- [The problem]: Write the records out once more. Leave each line exactly as given.

### Information shown ###

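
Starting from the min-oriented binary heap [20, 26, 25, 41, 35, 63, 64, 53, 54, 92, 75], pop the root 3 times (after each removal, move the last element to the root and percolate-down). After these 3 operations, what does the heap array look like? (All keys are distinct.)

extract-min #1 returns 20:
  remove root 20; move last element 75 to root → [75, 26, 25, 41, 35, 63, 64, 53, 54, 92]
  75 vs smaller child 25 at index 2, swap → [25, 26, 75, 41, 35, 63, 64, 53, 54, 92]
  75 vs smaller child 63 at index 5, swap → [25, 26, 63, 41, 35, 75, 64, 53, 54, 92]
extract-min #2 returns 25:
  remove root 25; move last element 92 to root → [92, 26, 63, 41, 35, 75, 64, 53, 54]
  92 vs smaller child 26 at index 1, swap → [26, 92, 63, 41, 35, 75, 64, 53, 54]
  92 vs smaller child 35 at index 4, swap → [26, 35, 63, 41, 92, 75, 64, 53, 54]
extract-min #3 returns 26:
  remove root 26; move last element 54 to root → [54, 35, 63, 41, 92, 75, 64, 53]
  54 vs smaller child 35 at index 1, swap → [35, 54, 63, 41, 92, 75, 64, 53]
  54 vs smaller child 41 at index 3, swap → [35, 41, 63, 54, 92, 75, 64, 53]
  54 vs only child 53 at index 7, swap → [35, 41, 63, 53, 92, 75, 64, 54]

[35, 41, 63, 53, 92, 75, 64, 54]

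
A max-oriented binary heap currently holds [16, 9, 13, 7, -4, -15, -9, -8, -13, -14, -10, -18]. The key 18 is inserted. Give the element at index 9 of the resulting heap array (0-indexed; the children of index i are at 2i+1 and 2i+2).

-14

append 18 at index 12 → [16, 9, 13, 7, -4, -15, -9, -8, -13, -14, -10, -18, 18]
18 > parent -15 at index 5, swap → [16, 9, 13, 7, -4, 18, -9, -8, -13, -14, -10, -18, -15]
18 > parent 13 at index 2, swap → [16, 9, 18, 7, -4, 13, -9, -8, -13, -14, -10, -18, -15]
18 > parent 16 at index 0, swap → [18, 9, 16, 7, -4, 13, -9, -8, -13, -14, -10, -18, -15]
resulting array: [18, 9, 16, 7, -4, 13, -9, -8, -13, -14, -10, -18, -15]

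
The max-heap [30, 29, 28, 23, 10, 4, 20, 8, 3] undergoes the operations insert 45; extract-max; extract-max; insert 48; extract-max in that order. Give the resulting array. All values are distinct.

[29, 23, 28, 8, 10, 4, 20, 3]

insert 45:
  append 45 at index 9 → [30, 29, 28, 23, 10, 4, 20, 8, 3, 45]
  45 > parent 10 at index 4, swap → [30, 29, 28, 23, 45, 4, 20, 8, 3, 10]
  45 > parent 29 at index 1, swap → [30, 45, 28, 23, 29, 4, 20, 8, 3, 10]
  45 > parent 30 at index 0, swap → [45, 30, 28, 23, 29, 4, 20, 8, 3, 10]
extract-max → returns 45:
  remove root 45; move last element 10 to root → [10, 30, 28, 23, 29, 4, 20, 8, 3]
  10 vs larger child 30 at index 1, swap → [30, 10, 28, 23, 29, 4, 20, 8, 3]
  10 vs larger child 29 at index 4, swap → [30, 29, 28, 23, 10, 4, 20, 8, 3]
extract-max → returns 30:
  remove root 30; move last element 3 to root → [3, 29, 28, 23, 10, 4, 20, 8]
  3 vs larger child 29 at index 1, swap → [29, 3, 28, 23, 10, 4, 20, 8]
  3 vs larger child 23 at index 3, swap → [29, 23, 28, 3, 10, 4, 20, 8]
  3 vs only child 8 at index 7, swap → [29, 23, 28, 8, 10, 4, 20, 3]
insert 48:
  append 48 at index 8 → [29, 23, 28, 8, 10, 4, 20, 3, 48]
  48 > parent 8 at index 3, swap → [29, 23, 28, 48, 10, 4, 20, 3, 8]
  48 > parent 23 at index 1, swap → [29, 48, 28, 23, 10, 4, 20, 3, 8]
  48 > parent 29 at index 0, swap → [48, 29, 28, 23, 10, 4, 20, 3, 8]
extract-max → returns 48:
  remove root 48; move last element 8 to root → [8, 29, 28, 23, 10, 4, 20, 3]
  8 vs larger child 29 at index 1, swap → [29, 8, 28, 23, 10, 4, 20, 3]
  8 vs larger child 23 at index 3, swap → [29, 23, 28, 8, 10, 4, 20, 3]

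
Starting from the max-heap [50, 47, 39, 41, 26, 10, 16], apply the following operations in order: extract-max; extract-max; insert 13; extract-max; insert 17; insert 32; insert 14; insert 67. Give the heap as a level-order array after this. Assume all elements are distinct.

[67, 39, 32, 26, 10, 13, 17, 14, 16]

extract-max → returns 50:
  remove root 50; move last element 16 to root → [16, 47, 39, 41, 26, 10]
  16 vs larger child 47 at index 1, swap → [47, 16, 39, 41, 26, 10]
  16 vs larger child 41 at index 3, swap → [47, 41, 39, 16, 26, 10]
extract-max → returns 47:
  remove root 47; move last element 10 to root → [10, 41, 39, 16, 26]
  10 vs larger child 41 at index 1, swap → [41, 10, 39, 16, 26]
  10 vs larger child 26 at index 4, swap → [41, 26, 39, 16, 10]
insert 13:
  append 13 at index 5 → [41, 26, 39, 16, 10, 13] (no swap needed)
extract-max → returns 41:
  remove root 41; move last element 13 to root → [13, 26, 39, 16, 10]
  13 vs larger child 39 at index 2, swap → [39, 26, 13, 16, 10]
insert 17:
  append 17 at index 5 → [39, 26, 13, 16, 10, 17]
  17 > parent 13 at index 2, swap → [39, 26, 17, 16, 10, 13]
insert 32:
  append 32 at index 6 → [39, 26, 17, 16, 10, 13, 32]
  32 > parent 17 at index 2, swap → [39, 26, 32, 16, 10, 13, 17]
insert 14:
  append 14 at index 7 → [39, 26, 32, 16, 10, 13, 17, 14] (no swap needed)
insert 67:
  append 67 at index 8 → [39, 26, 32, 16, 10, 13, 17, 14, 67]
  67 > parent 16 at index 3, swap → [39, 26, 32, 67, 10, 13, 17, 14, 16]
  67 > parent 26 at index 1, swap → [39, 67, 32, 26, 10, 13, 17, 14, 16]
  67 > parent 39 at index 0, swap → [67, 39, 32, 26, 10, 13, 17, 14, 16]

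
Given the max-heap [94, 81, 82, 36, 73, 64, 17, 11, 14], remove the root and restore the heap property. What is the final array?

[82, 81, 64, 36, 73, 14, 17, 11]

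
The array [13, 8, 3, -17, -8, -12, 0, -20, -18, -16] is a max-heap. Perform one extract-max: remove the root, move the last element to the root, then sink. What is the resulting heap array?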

###

- [Answer for this exercise]:
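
Starting from the min-oriented binary heap [20, 26, 25, 41, 35, 63, 64, 53, 54, 92, 75], pop the root 3 times (after each removal, move the last element to the root and percolate-down). After these 3 operations, what does the heap array look like? (All keys are distinct.)

extract-min #1 returns 20:
  remove root 20; move last element 75 to root → [75, 26, 25, 41, 35, 63, 64, 53, 54, 92]
  75 vs smaller child 25 at index 2, swap → [25, 26, 75, 41, 35, 63, 64, 53, 54, 92]
  75 vs smaller child 63 at index 5, swap → [25, 26, 63, 41, 35, 75, 64, 53, 54, 92]
extract-min #2 returns 25:
  remove root 25; move last element 92 to root → [92, 26, 63, 41, 35, 75, 64, 53, 54]
  92 vs smaller child 26 at index 1, swap → [26, 92, 63, 41, 35, 75, 64, 53, 54]
  92 vs smaller child 35 at index 4, swap → [26, 35, 63, 41, 92, 75, 64, 53, 54]
extract-min #3 returns 26:
  remove root 26; move last element 54 to root → [54, 35, 63, 41, 92, 75, 64, 53]
  54 vs smaller child 35 at index 1, swap → [35, 54, 63, 41, 92, 75, 64, 53]
  54 vs smaller child 41 at index 3, swap → [35, 41, 63, 54, 92, 75, 64, 53]
  54 vs only child 53 at index 7, swap → [35, 41, 63, 53, 92, 75, 64, 54]

[35, 41, 63, 53, 92, 75, 64, 54]

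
A max-oriented binary heap currently holds [16, 9, 13, 7, -4, -15, -9, -8, -13, -14, -10, -18]. The key 18 is inserted. Give the element at index 9 of the resulting heap array (0-indexed; the children of index i are at 2i+1 and 2i+2).

-14

append 18 at index 12 → [16, 9, 13, 7, -4, -15, -9, -8, -13, -14, -10, -18, 18]
18 > parent -15 at index 5, swap → [16, 9, 13, 7, -4, 18, -9, -8, -13, -14, -10, -18, -15]
18 > parent 13 at index 2, swap → [16, 9, 18, 7, -4, 13, -9, -8, -13, -14, -10, -18, -15]
18 > parent 16 at index 0, swap → [18, 9, 16, 7, -4, 13, -9, -8, -13, -14, -10, -18, -15]
resulting array: [18, 9, 16, 7, -4, 13, -9, -8, -13, -14, -10, -18, -15]

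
The max-heap [30, 29, 28, 23, 10, 4, 20, 8, 3] undergoes the operations insert 45; extract-max; extract-max; insert 48; extract-max in that order. Give the resulting array. All values are distinct.

[29, 23, 28, 8, 10, 4, 20, 3]

insert 45:
  append 45 at index 9 → [30, 29, 28, 23, 10, 4, 20, 8, 3, 45]
  45 > parent 10 at index 4, swap → [30, 29, 28, 23, 45, 4, 20, 8, 3, 10]
  45 > parent 29 at index 1, swap → [30, 45, 28, 23, 29, 4, 20, 8, 3, 10]
  45 > parent 30 at index 0, swap → [45, 30, 28, 23, 29, 4, 20, 8, 3, 10]
extract-max → returns 45:
  remove root 45; move last element 10 to root → [10, 30, 28, 23, 29, 4, 20, 8, 3]
  10 vs larger child 30 at index 1, swap → [30, 10, 28, 23, 29, 4, 20, 8, 3]
  10 vs larger child 29 at index 4, swap → [30, 29, 28, 23, 10, 4, 20, 8, 3]
extract-max → returns 30:
  remove root 30; move last element 3 to root → [3, 29, 28, 23, 10, 4, 20, 8]
  3 vs larger child 29 at index 1, swap → [29, 3, 28, 23, 10, 4, 20, 8]
  3 vs larger child 23 at index 3, swap → [29, 23, 28, 3, 10, 4, 20, 8]
  3 vs only child 8 at index 7, swap → [29, 23, 28, 8, 10, 4, 20, 3]
insert 48:
  append 48 at index 8 → [29, 23, 28, 8, 10, 4, 20, 3, 48]
  48 > parent 8 at index 3, swap → [29, 23, 28, 48, 10, 4, 20, 3, 8]
  48 > parent 23 at index 1, swap → [29, 48, 28, 23, 10, 4, 20, 3, 8]
  48 > parent 29 at index 0, swap → [48, 29, 28, 23, 10, 4, 20, 3, 8]
extract-max → returns 48:
  remove root 48; move last element 8 to root → [8, 29, 28, 23, 10, 4, 20, 3]
  8 vs larger child 29 at index 1, swap → [29, 8, 28, 23, 10, 4, 20, 3]
  8 vs larger child 23 at index 3, swap → [29, 23, 28, 8, 10, 4, 20, 3]

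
Starting from the max-heap [50, 47, 39, 41, 26, 10, 16], apply the following operations in order: extract-max; extract-max; insert 13; extract-max; insert 17; insert 32; insert 14; insert 67. Give the heap as a level-order array after this. Assume all elements are distinct.

[67, 39, 32, 26, 10, 13, 17, 14, 16]

extract-max → returns 50:
  remove root 50; move last element 16 to root → [16, 47, 39, 41, 26, 10]
  16 vs larger child 47 at index 1, swap → [47, 16, 39, 41, 26, 10]
  16 vs larger child 41 at index 3, swap → [47, 41, 39, 16, 26, 10]
extract-max → returns 47:
  remove root 47; move last element 10 to root → [10, 41, 39, 16, 26]
  10 vs larger child 41 at index 1, swap → [41, 10, 39, 16, 26]
  10 vs larger child 26 at index 4, swap → [41, 26, 39, 16, 10]
insert 13:
  append 13 at index 5 → [41, 26, 39, 16, 10, 13] (no swap needed)
extract-max → returns 41:
  remove root 41; move last element 13 to root → [13, 26, 39, 16, 10]
  13 vs larger child 39 at index 2, swap → [39, 26, 13, 16, 10]
insert 17:
  append 17 at index 5 → [39, 26, 13, 16, 10, 17]
  17 > parent 13 at index 2, swap → [39, 26, 17, 16, 10, 13]
insert 32:
  append 32 at index 6 → [39, 26, 17, 16, 10, 13, 32]
  32 > parent 17 at index 2, swap → [39, 26, 32, 16, 10, 13, 17]
insert 14:
  append 14 at index 7 → [39, 26, 32, 16, 10, 13, 17, 14] (no swap needed)
insert 67:
  append 67 at index 8 → [39, 26, 32, 16, 10, 13, 17, 14, 67]
  67 > parent 16 at index 3, swap → [39, 26, 32, 67, 10, 13, 17, 14, 16]
  67 > parent 26 at index 1, swap → [39, 67, 32, 26, 10, 13, 17, 14, 16]
  67 > parent 39 at index 0, swap → [67, 39, 32, 26, 10, 13, 17, 14, 16]

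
Given the max-heap [94, 81, 82, 36, 73, 64, 17, 11, 14], remove the root and restore the heap property. What is the final array?

[82, 81, 64, 36, 73, 14, 17, 11]

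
The array [13, 8, 3, -17, -8, -12, 0, -20, -18, -16] is a max-heap. Perform one extract-max: remove the root, move the last element to the root, then sink. What is the resulting heap array?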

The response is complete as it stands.